EXERCISE BRIEF: After finding the line with "- disabled security" in the entries below, retype exactly each line from there through the line with "- lateral RDP", including that final line.

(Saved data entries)
++++++
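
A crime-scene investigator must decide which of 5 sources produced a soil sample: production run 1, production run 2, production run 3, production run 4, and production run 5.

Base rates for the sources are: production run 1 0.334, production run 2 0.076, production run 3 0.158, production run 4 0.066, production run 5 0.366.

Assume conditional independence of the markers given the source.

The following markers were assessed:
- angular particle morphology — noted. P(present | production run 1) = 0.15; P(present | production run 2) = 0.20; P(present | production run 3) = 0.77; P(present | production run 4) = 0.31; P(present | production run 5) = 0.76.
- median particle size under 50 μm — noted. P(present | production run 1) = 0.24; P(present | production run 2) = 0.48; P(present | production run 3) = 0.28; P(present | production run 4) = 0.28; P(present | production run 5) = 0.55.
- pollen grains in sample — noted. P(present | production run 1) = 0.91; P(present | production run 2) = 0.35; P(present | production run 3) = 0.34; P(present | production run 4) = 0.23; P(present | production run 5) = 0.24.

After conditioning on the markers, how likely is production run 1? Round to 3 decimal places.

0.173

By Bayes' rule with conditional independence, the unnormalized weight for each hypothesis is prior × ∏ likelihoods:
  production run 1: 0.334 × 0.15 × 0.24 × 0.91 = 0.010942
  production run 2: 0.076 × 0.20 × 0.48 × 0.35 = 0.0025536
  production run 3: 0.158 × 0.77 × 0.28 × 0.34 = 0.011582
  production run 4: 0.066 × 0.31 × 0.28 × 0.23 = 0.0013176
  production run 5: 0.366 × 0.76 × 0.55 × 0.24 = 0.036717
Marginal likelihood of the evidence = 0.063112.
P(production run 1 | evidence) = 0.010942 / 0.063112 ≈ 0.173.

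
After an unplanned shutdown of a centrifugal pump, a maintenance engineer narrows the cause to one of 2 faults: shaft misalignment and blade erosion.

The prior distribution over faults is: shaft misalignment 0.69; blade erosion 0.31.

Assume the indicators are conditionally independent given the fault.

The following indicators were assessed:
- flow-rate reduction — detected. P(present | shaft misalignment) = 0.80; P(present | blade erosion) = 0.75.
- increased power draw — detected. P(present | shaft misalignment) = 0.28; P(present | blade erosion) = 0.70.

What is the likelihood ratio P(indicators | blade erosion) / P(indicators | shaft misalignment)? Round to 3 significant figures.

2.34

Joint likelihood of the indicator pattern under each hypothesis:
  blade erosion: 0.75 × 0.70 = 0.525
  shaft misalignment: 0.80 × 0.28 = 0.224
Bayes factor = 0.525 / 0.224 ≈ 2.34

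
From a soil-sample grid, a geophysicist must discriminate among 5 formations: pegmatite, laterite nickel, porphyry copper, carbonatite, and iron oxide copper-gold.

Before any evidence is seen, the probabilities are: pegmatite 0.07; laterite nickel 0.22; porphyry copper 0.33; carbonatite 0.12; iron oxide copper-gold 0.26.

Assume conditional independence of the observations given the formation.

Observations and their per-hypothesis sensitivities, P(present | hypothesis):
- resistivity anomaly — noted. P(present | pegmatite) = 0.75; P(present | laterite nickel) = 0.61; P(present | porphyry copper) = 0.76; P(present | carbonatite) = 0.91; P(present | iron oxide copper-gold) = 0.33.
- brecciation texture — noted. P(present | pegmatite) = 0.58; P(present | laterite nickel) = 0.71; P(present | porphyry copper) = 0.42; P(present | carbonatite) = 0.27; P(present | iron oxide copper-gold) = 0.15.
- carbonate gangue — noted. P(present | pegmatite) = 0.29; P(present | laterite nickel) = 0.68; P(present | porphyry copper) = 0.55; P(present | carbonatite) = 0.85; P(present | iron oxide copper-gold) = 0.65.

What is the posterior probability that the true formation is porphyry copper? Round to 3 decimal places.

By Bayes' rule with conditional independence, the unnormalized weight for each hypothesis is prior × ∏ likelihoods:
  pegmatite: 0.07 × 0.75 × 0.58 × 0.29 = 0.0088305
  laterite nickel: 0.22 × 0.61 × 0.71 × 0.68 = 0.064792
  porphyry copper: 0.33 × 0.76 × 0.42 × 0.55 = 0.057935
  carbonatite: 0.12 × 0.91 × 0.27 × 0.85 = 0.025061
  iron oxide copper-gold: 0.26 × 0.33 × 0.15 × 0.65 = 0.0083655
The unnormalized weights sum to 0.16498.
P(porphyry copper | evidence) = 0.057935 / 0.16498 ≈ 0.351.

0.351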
++++++
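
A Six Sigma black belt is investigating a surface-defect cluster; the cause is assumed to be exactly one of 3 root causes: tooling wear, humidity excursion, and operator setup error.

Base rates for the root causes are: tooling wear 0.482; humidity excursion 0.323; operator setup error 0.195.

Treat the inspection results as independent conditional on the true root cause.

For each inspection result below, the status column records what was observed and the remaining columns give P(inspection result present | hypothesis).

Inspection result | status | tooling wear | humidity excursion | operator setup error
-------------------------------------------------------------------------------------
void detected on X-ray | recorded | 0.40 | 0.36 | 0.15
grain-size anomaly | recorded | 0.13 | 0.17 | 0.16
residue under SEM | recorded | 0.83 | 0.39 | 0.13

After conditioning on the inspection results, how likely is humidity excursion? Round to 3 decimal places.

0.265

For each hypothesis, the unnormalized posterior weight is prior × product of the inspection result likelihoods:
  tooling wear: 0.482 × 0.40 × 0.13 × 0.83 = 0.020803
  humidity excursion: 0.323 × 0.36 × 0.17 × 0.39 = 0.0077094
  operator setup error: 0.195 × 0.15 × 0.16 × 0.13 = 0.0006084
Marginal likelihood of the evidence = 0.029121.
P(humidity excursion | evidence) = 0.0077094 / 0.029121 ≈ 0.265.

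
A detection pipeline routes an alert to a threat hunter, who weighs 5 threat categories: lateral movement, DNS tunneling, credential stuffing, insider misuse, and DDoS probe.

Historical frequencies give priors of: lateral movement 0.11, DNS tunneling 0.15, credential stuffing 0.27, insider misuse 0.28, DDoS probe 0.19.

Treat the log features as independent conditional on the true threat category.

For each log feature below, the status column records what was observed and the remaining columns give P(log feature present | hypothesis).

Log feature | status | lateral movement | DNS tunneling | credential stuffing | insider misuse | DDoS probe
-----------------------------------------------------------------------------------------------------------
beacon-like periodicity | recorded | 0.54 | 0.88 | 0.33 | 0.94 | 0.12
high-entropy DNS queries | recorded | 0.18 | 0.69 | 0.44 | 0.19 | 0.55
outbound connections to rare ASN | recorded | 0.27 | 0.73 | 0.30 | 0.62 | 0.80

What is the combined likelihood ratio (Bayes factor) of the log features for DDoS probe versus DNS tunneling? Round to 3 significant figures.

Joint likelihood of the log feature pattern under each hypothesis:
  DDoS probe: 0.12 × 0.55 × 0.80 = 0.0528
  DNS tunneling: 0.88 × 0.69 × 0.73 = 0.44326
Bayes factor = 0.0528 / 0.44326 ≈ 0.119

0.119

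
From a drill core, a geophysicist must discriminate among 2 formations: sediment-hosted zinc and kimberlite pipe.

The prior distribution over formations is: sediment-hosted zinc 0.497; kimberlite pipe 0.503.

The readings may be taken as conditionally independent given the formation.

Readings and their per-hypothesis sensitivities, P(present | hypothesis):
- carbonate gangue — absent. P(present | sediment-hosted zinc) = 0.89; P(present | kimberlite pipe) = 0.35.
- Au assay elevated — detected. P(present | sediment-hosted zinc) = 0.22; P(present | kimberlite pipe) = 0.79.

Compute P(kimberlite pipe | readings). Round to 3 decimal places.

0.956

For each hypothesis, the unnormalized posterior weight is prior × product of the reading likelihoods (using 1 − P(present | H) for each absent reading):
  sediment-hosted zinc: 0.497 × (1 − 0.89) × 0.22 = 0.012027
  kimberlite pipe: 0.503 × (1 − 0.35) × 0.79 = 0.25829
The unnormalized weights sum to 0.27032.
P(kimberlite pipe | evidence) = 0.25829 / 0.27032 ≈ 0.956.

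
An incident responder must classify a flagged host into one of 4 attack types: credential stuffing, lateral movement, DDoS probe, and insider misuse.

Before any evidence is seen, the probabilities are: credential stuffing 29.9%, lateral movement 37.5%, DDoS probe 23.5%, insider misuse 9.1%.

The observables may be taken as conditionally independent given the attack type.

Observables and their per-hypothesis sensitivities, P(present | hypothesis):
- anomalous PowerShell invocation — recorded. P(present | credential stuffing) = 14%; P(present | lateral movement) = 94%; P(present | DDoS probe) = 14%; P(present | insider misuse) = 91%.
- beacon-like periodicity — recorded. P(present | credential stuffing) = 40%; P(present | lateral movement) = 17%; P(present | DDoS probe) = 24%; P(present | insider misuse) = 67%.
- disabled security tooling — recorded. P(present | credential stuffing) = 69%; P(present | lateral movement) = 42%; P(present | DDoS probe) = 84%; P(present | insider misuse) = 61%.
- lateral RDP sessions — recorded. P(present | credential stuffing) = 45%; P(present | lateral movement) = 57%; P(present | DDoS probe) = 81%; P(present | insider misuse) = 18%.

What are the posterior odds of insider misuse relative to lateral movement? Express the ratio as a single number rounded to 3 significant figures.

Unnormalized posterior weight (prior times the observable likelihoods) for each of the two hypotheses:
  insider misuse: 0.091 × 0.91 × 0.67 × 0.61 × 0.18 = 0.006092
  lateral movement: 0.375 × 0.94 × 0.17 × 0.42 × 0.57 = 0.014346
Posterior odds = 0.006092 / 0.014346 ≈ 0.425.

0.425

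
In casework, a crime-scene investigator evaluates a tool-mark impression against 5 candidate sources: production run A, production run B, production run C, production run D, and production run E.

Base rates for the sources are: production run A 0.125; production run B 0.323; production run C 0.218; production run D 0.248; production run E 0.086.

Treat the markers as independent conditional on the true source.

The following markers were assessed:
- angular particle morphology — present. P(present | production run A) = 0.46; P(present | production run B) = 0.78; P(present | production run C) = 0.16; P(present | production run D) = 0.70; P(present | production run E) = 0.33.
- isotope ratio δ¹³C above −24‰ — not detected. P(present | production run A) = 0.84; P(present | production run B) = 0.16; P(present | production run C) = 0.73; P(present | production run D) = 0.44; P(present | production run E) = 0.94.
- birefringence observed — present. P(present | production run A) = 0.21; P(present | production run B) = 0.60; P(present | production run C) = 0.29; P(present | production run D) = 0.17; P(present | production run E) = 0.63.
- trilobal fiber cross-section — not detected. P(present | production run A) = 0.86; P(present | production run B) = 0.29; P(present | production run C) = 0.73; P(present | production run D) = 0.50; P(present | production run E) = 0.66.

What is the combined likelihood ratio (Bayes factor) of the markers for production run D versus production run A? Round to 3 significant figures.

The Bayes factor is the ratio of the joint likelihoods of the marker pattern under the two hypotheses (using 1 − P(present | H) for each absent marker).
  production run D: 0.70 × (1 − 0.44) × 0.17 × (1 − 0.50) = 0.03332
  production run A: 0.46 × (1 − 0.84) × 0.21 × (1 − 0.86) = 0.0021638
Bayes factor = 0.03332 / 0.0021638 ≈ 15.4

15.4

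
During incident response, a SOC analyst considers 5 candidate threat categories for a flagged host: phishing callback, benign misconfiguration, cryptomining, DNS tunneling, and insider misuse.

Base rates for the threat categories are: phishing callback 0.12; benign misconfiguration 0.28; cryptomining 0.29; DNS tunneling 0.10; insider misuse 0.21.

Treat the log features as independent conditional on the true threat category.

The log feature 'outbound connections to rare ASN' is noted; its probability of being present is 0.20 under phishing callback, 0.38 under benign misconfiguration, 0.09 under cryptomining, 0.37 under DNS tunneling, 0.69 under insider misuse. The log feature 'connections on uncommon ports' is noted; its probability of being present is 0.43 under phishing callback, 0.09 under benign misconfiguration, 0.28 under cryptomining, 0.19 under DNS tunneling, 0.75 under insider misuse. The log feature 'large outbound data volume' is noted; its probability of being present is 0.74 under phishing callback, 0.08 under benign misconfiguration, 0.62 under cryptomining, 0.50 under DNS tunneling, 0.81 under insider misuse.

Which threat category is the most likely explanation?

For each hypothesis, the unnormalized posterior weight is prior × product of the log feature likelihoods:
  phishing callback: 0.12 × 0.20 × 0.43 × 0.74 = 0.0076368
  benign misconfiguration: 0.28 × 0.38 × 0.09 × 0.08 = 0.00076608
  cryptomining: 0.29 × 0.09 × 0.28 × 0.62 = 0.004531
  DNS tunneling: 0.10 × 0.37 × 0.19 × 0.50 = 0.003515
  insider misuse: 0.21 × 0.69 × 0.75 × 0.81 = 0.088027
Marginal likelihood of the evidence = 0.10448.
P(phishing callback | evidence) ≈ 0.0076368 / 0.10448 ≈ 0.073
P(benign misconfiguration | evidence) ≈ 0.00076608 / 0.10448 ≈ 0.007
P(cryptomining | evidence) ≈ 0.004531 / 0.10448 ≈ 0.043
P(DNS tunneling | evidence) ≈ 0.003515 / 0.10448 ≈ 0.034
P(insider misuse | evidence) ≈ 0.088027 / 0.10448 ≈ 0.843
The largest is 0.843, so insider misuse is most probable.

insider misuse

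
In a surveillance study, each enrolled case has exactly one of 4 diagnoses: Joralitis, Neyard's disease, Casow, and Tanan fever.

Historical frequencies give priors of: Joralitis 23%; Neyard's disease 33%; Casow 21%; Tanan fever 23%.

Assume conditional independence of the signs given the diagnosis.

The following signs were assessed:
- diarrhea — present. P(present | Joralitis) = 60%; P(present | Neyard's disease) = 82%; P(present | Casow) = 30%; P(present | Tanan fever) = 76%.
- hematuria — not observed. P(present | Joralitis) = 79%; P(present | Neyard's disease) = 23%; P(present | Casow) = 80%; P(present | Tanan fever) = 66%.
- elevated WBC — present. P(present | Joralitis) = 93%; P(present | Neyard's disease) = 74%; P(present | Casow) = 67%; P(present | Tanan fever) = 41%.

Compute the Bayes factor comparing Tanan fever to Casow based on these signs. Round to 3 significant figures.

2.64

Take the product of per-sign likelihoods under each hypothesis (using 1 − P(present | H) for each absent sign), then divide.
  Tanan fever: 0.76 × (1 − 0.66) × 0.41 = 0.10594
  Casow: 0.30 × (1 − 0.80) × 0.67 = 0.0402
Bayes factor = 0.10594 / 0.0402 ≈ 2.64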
++++++
COMPLETED TASK:
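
- disabled security tooling — recorded. P(present | credential stuffing) = 69%; P(present | lateral movement) = 42%; P(present | DDoS probe) = 84%; P(present | insider misuse) = 61%.
- lateral RDP sessions — recorded. P(present | credential stuffing) = 45%; P(present | lateral movement) = 57%; P(present | DDoS probe) = 81%; P(present | insider misuse) = 18%.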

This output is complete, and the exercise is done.